(Beginning of DATASET RECORDS)

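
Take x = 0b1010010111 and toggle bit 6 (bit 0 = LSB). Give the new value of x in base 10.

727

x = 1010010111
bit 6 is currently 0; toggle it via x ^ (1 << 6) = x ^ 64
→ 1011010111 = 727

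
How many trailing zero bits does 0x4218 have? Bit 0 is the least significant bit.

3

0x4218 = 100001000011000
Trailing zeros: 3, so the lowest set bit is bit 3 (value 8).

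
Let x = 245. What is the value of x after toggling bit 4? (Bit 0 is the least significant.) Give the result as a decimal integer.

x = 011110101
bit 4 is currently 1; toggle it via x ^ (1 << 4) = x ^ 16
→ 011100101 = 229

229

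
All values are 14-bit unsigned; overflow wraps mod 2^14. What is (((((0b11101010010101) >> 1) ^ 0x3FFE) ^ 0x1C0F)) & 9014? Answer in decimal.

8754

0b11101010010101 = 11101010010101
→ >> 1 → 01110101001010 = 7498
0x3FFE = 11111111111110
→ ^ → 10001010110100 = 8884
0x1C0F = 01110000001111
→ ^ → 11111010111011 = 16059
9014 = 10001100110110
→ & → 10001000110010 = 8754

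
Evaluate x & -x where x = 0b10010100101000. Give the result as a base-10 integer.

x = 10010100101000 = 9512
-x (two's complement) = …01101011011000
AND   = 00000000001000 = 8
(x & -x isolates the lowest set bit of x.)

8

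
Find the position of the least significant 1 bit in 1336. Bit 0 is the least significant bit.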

(End of DATASET RECORDS)
(Beginning of DATASET RECORDS)

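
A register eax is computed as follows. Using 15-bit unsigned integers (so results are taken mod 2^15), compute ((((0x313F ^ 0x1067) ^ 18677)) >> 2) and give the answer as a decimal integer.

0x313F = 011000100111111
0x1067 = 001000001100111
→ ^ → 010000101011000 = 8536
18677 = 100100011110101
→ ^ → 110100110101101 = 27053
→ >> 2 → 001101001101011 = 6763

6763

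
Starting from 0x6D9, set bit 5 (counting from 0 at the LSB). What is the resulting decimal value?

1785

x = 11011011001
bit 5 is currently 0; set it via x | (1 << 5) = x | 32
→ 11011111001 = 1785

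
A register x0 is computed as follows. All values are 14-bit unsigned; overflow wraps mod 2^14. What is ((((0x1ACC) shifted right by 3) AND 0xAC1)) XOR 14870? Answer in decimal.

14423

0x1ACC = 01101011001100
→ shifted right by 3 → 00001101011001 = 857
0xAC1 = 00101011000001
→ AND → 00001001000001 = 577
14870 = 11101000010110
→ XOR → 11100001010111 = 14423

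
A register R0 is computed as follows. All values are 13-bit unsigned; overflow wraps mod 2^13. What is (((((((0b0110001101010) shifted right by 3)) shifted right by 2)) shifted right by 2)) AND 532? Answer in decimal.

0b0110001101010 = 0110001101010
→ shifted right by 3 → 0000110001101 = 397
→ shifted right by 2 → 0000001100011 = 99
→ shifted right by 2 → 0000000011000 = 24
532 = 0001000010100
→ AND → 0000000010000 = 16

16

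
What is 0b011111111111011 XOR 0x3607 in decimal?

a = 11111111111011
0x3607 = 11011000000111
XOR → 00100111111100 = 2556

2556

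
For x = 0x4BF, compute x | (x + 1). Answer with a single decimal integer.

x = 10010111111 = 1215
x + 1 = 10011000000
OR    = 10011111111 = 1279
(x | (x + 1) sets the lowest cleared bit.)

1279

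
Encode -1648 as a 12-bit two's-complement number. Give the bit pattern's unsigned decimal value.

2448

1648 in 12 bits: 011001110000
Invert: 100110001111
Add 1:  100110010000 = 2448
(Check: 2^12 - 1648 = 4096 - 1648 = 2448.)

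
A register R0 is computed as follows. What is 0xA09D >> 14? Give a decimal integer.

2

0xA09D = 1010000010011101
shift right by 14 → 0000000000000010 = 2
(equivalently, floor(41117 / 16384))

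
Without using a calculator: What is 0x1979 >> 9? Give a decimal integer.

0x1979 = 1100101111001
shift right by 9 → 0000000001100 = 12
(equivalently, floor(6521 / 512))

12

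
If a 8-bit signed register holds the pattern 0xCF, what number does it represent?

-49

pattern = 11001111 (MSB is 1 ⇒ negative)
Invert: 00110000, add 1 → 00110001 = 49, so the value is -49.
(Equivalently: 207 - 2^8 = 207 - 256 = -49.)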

(End of DATASET RECORDS)

■ EXERCISE DETAILS:
From the records above, quote only the lines running from the line with "9014? Answer in decimal." to the line with "Find the position", both lines included.

■ ANSWER TO THIS EXERCISE:
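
All values are 14-bit unsigned; overflow wraps mod 2^14. What is (((((0b11101010010101) >> 1) ^ 0x3FFE) ^ 0x1C0F)) & 9014? Answer in decimal.

8754

0b11101010010101 = 11101010010101
→ >> 1 → 01110101001010 = 7498
0x3FFE = 11111111111110
→ ^ → 10001010110100 = 8884
0x1C0F = 01110000001111
→ ^ → 11111010111011 = 16059
9014 = 10001100110110
→ & → 10001000110010 = 8754

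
Evaluate x & -x where x = 0b10010100101000. Give the result as a base-10 integer.

x = 10010100101000 = 9512
-x (two's complement) = …01101011011000
AND   = 00000000001000 = 8
(x & -x isolates the lowest set bit of x.)

8

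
Find the position of the least significant 1 bit in 1336. Bit 0 is the least significant bit.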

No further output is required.